AVAILABLE DATA>

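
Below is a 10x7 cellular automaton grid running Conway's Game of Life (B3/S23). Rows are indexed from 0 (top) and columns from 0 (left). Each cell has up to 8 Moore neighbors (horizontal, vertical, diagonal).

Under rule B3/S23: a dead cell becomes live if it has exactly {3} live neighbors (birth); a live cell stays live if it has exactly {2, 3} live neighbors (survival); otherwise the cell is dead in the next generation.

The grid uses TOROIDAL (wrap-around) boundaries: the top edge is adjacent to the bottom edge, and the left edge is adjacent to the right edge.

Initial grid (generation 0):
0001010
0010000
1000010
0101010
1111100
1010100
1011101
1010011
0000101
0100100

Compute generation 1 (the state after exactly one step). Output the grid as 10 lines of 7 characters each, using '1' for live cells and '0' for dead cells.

Answer: 0011100
0000101
0110101
0001010
1000011
0000000
0010100
0010000
0101101
0001100

Derivation:
Simulating step by step:
Generation 0 (given above): 29 live cells
Generation 1: 23 live cells
(generation 1 grid is the final answer)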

REQUIRED WORK> May I have the entries returned exactly, with every line in place?

RESULT OF THIS EXERCISE>
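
Below is a 10x7 cellular automaton grid running Conway's Game of Life (B3/S23). Rows are indexed from 0 (top) and columns from 0 (left). Each cell has up to 8 Moore neighbors (horizontal, vertical, diagonal).

Under rule B3/S23: a dead cell becomes live if it has exactly {3} live neighbors (birth); a live cell stays live if it has exactly {2, 3} live neighbors (survival); otherwise the cell is dead in the next generation.

The grid uses TOROIDAL (wrap-around) boundaries: the top edge is adjacent to the bottom edge, and the left edge is adjacent to the right edge.

Initial grid (generation 0):
0001010
0010000
1000010
0101010
1111100
1010100
1011101
1010011
0000101
0100100

Compute generation 1 (the state after exactly one step). Output the grid as 10 lines of 7 characters each, using '1' for live cells and '0' for dead cells.

Answer: 0011100
0000101
0110101
0001010
1000011
0000000
0010100
0010000
0101101
0001100

Derivation:
Simulating step by step:
Generation 0 (given above): 29 live cells
Generation 1: 23 live cells
(generation 1 grid is the final answer)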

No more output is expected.